Segment Start: Records for the exercise

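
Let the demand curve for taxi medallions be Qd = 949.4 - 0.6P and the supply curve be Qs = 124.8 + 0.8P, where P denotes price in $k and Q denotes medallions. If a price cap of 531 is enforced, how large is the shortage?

With P fixed at 531, quantity demanded is 630.8 and quantity supplied is 549.6.
Shortage = Qd - Qs = 630.8 - 549.6 = 81.2.

Shortage = 81.2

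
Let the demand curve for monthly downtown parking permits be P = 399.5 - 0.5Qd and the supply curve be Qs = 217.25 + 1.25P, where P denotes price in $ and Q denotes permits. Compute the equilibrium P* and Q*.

Rewriting in direct form: Qd = 799 - 2P.
The market clears where 799 - 2P = 217.25 + 1.25P. Rearranging, 3.25P = 581.75, hence P* = 179.
Substitute back: Q* = 799 - 2(179) = 441.

P* = 179, Q* = 441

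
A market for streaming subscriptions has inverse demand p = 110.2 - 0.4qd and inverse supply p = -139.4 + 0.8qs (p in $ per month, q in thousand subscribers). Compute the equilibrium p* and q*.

Inverting to quantity form: qd = 275.5 - 2.5p and qs = 174.25 + 1.25p.
Set qd = qs: 275.5 - 2.5p = 174.25 + 1.25p, so 101.25 = 3.75p and p* = 27.
Substitute back: q* = 275.5 - 2.5(27) = 208.

p* = 27, q* = 208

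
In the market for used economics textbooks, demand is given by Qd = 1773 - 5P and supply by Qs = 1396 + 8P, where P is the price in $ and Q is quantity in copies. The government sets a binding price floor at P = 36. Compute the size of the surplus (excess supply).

With P fixed at 36, quantity demanded is 1593 and quantity supplied is 1684.
Surplus = Qs - Qd = 1684 - 1593 = 91.

Surplus = 91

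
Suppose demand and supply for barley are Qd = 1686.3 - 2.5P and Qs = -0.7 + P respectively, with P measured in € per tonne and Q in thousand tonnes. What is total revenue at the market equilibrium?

The market clears where 1686.3 - 2.5P = -0.7 + P. Rearranging, 3.5P = 1687, hence P* = 482.
Plugging P* into demand: Q* = 1686.3 - 2.5(482) = 481.3.
Total revenue = P* × Q* = 482 × 481.3 = 231986.6.

Total revenue = 231986.6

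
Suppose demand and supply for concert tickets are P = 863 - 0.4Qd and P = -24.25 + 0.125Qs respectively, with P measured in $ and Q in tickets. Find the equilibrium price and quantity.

P* = 187, Q* = 1690

Inverting to quantity form: Qd = 2157.5 - 2.5P and Qs = 194 + 8P.
Equating demand and supply, 2157.5 - 2.5P = 194 + 8P gives 10.5P = 1963.5, so P* = 187.
From the demand curve, Q* = 2157.5 - 2.5(187) = 1690.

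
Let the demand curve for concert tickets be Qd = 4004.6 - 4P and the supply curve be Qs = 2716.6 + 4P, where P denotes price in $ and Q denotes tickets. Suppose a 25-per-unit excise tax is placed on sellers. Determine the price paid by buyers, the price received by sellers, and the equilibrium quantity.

With a tax of 25 on sellers, they supply based on the net price P_s = P_b - 25, so Qs = 2616.6 + 4P_b.
Equate demand and the shifted supply: 4004.6 - 4P_b = 2616.6 + 4P_b, giving 8P_b = 1388, so P_b = 173.5.
So P_s = 148.5 and the quantity traded is Q = 4004.6 - 4(173.5) = 3310.6.

P_b = 173.5, P_s = 148.5, Q = 3310.6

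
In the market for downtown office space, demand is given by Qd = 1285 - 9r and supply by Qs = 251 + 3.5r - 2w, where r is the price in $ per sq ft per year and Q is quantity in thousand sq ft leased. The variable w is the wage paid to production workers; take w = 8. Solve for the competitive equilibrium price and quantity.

With w = 8, supply is Qs = 235 + 3.5r.
Set Qd = Qs: 1285 - 9r = 235 + 3.5r, so 1050 = 12.5r and r* = 84.
Plugging r* into demand: Q* = 1285 - 9(84) = 529.

r* = 84, Q* = 529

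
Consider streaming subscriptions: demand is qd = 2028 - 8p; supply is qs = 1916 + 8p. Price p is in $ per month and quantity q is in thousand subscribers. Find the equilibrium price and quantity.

Set qd = qs: 2028 - 8p = 1916 + 8p, so 112 = 16p and p* = 7.
Substitute back: q* = 2028 - 8(7) = 1972.

p* = 7, q* = 1972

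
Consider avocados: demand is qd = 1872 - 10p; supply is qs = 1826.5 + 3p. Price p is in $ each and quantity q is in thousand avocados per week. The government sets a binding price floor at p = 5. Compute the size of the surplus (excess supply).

Surplus = 19.5

Evaluating both curves at the floor price 5 gives qd = 1822, qs = 1841.5.
Surplus = qs - qd = 1841.5 - 1822 = 19.5.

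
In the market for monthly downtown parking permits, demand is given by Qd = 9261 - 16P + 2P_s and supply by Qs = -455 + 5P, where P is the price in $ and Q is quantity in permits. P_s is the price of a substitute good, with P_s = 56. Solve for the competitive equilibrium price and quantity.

P* = 468, Q* = 1885

With P_s = 56, demand is Qd = 9373 - 16P.
Equating demand and supply, 9373 - 16P = -455 + 5P gives 21P = 9828, so P* = 468.
Then Q* = 9373 - 16(468) = 1885.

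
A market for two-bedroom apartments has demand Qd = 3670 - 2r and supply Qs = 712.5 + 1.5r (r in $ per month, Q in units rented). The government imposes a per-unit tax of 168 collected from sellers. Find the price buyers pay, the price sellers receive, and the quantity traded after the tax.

The tax drives a wedge r_b - r_s = 168. Substituting r_s = r_b - 168 into supply: Qs = 460.5 + 1.5r_b.
Market clearing requires 3670 - 2r_b = 460.5 + 1.5r_b; hence 3209.5 = 3.5r_b and r_b = 917.
So r_s = 749 and the quantity traded is Q = 3670 - 2(917) = 1836.

r_b = 917, r_s = 749, Q = 1836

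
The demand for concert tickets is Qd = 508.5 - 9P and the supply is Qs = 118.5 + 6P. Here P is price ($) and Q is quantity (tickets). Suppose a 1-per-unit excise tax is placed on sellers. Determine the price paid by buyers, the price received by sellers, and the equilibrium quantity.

P_b = 26.4, P_s = 25.4, Q = 270.9

Sellers keep P_s = P_b - 1 per unit, so supply in terms of the buyer price is Qs = 112.5 + 6P_b.
Set Qd = Qs: 508.5 - 9P_b = 112.5 + 6P_b, so 396 = 15P_b and P_b = 26.4.
Then P_s = 26.4 - 1 = 25.4 and Q = 508.5 - 9(26.4) = 270.9.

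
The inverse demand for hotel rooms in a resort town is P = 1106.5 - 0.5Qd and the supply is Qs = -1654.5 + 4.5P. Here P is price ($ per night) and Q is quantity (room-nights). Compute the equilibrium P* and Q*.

In direct form, Qd = 2213 - 2P.
Equating demand and supply, 2213 - 2P = -1654.5 + 4.5P gives 6.5P = 3867.5, so P* = 595.
Then Q* = 2213 - 2(595) = 1023.

P* = 595, Q* = 1023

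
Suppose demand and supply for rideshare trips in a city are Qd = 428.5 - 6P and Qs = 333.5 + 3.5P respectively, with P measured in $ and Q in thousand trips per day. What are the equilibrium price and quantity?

P* = 10, Q* = 368.5

Equating demand and supply, 428.5 - 6P = 333.5 + 3.5P gives 9.5P = 95, so P* = 10.
Substitute back: Q* = 428.5 - 6(10) = 368.5.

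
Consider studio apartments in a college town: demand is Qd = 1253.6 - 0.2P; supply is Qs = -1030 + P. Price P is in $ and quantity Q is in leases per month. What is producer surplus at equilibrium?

Producer surplus = 381064.5

At equilibrium Qd = Qs, so 1253.6 - 0.2P = -1030 + P; collecting terms, 2283.6 = 1.2P and P* = 1903.
Substitute back: Q* = 1253.6 - 0.2(1903) = 873.
Supply choke price (Qs = 0): P = 1030. Producer surplus = ½ × (1903 - 1030) × 873 = 381064.5.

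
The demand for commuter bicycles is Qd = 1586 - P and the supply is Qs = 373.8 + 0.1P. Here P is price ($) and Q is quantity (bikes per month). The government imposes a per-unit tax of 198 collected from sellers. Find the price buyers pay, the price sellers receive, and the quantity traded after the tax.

P_b = 1120, P_s = 922, Q = 466

Sellers keep P_s = P_b - 198 per unit, so supply in terms of the buyer price is Qs = 354 + 0.1P_b.
Set Qd = Qs: 1586 - P_b = 354 + 0.1P_b, so 1232 = 1.1P_b and P_b = 1120.
So P_s = 922 and the quantity traded is Q = 1586 - 1120 = 466.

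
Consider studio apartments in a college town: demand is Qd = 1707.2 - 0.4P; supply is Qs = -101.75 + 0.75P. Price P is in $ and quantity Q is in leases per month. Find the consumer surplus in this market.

Consumer surplus = 1452605

The market clears where 1707.2 - 0.4P = -101.75 + 0.75P. Rearranging, 1.15P = 1808.95, hence P* = 1573.
Plugging P* into demand: Q* = 1707.2 - 0.4(1573) = 1078.
Demand choke price (Qd = 0): P = 1707.2/0.4 = 4268. Consumer surplus = ½ × (4268 - 1573) × 1078 = 1452605.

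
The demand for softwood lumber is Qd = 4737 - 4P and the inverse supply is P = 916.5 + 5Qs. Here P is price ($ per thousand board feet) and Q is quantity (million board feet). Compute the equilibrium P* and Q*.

P* = 1171.5, Q* = 51

Solving each curve for Q: Qs = -183.3 + 0.2P.
At equilibrium Qd = Qs, so 4737 - 4P = -183.3 + 0.2P; collecting terms, 4920.3 = 4.2P and P* = 1171.5.
Substitute back: Q* = 4737 - 4(1171.5) = 51.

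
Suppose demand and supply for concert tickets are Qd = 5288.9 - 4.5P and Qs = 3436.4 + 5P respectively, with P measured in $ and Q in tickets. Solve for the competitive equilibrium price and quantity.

Equating demand and supply, 5288.9 - 4.5P = 3436.4 + 5P gives 9.5P = 1852.5, so P* = 195.
Substitute back: Q* = 5288.9 - 4.5(195) = 4411.4.

P* = 195, Q* = 4411.4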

Segment End: Records for the exercise

(What you need to do) Set each line down exactly, beginning at the one containing "Suppose demand and supply for concert tickets are Qd" and ending at the last line of the material above.

(Expected output)
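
Suppose demand and supply for concert tickets are Qd = 5288.9 - 4.5P and Qs = 3436.4 + 5P respectively, with P measured in $ and Q in tickets. Solve for the competitive equilibrium price and quantity.

Equating demand and supply, 5288.9 - 4.5P = 3436.4 + 5P gives 9.5P = 1852.5, so P* = 195.
Substitute back: Q* = 5288.9 - 4.5(195) = 4411.4.

P* = 195, Q* = 4411.4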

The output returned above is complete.